Task objective :: Which lines in the records below include the word "Answer"? Report each of them in full.

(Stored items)
-.-.-
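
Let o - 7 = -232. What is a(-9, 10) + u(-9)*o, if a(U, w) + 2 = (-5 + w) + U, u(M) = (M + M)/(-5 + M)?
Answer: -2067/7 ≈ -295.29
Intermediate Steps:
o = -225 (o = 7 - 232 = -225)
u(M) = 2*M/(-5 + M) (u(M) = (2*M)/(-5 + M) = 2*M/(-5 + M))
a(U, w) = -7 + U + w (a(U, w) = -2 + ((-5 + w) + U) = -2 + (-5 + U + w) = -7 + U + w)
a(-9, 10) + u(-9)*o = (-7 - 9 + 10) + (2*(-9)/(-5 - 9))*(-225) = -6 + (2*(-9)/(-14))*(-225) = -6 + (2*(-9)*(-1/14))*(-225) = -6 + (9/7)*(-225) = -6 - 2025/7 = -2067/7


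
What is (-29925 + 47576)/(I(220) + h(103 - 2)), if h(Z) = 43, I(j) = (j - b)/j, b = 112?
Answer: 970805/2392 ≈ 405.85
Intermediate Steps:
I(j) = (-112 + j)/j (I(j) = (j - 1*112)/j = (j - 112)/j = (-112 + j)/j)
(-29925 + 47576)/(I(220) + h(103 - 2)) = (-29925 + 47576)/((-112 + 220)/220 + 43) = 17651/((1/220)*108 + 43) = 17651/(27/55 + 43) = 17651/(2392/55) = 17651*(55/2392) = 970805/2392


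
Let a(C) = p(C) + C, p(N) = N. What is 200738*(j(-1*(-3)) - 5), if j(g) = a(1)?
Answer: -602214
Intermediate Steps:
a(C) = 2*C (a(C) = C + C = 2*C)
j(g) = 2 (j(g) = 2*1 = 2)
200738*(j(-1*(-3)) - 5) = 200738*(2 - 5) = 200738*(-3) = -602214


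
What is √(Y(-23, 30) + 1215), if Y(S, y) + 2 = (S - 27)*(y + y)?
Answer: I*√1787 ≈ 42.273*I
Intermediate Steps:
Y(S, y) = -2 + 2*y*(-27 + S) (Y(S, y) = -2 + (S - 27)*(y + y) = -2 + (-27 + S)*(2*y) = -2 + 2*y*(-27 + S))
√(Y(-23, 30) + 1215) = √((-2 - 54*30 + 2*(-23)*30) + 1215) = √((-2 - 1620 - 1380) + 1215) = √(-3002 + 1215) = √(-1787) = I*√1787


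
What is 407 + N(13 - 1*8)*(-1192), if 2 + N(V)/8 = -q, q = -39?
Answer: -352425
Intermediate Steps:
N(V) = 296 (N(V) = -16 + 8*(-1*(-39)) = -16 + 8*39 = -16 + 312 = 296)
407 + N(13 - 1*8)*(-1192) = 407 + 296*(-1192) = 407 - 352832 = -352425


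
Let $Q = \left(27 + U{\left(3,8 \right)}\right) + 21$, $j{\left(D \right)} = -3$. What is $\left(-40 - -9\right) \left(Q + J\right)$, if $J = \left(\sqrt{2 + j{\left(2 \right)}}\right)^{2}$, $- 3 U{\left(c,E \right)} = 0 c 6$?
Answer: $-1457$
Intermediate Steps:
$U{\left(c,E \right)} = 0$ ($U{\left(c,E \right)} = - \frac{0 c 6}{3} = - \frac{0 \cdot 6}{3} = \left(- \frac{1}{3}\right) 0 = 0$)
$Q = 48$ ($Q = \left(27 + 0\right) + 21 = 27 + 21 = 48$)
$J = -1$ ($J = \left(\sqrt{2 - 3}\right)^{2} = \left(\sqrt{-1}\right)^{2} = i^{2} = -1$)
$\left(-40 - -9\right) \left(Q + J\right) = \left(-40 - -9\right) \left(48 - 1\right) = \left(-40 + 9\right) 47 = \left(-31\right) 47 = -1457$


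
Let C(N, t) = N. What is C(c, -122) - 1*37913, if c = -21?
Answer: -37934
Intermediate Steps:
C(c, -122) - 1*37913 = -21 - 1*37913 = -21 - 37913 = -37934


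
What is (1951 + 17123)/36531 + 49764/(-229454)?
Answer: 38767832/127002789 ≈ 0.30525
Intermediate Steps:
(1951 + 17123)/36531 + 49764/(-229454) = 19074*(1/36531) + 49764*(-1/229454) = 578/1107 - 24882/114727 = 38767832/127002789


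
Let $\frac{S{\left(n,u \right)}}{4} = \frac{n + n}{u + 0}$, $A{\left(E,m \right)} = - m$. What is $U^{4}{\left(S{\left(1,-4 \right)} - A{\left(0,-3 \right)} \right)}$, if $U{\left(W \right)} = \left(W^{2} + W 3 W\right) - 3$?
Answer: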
-.-.-
Output for this exercise ::
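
Answer: -2067/7 ≈ -295.29
Answer: 970805/2392 ≈ 405.85
Answer: -602214
Answer: I*√1787 ≈ 42.273*I
Answer: -352425
Answer: $-1457$
Answer: -37934
Answer: 38767832/127002789 ≈ 0.30525
Answer: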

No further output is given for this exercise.